┌──

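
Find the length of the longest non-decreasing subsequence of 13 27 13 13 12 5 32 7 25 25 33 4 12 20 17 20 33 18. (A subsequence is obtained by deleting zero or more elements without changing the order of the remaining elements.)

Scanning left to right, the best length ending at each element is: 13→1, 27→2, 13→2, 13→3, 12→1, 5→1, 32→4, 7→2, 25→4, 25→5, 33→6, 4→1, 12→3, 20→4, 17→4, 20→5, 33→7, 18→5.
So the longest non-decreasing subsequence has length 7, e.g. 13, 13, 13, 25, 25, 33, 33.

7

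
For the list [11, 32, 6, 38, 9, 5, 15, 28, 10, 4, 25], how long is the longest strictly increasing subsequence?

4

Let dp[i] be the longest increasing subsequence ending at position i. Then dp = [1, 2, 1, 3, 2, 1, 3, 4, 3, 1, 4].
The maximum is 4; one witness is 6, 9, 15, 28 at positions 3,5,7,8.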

└──
┌──

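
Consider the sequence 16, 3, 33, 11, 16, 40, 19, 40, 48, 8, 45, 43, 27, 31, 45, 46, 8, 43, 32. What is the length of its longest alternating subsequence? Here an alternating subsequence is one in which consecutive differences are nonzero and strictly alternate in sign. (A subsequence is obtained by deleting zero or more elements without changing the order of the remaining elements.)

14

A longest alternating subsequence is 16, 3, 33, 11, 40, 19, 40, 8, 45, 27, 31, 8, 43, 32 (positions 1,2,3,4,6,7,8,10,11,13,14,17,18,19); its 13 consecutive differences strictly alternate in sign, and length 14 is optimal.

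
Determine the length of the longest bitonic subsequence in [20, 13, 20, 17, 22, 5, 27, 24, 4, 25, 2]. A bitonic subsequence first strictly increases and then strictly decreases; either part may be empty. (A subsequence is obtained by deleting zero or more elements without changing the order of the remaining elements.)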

└──
┌──

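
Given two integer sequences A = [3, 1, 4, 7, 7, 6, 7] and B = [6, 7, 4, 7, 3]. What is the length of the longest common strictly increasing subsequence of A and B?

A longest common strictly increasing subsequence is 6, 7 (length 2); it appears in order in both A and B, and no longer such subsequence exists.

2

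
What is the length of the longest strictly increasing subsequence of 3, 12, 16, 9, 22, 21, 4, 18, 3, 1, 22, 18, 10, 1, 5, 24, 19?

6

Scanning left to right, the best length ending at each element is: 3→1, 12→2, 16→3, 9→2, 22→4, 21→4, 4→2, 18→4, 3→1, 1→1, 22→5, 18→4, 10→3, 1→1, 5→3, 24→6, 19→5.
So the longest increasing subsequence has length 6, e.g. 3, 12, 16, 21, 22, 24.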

└──

Task item - Please give back exactly the lines of the listing above that run from the one containing "Consider the sequence" through the one containing "Determine the length", and only those.

Solution below -
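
Consider the sequence 16, 3, 33, 11, 16, 40, 19, 40, 48, 8, 45, 43, 27, 31, 45, 46, 8, 43, 32. What is the length of its longest alternating subsequence? Here an alternating subsequence is one in which consecutive differences are nonzero and strictly alternate in sign. (A subsequence is obtained by deleting zero or more elements without changing the order of the remaining elements.)

14

A longest alternating subsequence is 16, 3, 33, 11, 40, 19, 40, 8, 45, 27, 31, 8, 43, 32 (positions 1,2,3,4,6,7,8,10,11,13,14,17,18,19); its 13 consecutive differences strictly alternate in sign, and length 14 is optimal.

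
Determine the length of the longest bitonic subsequence in [20, 13, 20, 17, 22, 5, 27, 24, 4, 25, 2]. A bitonic subsequence first strictly increases and then strictly decreases; either part may be empty. (A subsequence is obtained by deleting zero or more elements without changing the order of the remaining elements.)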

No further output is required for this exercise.